- _TASK INSTRUCTIONS_: In this exercise, return each entry exactly as given.

[Start of section]

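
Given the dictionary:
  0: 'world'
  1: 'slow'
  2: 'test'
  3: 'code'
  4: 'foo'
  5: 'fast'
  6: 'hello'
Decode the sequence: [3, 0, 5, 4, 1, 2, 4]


Look up each index in the dictionary:
  3 -> 'code'
  0 -> 'world'
  5 -> 'fast'
  4 -> 'foo'
  1 -> 'slow'
  2 -> 'test'
  4 -> 'foo'

Decoded: "code world fast foo slow test foo"


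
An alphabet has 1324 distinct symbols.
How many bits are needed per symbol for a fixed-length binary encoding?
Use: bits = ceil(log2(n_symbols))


log2(1324) = 10.3707
Bracket: 2^10 = 1024 < 1324 <= 2^11 = 2048
So ceil(log2(1324)) = 11

bits = ceil(log2(1324)) = ceil(10.3707) = 11 bits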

[End of section]

- _OUTPUT FOR THIS TASK_:
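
Given the dictionary:
  0: 'world'
  1: 'slow'
  2: 'test'
  3: 'code'
  4: 'foo'
  5: 'fast'
  6: 'hello'
Decode the sequence: [3, 0, 5, 4, 1, 2, 4]


Look up each index in the dictionary:
  3 -> 'code'
  0 -> 'world'
  5 -> 'fast'
  4 -> 'foo'
  1 -> 'slow'
  2 -> 'test'
  4 -> 'foo'

Decoded: "code world fast foo slow test foo"


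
An alphabet has 1324 distinct symbols.
How many bits are needed per symbol for a fixed-length binary encoding?
Use: bits = ceil(log2(n_symbols))


log2(1324) = 10.3707
Bracket: 2^10 = 1024 < 1324 <= 2^11 = 2048
So ceil(log2(1324)) = 11

bits = ceil(log2(1324)) = ceil(10.3707) = 11 bits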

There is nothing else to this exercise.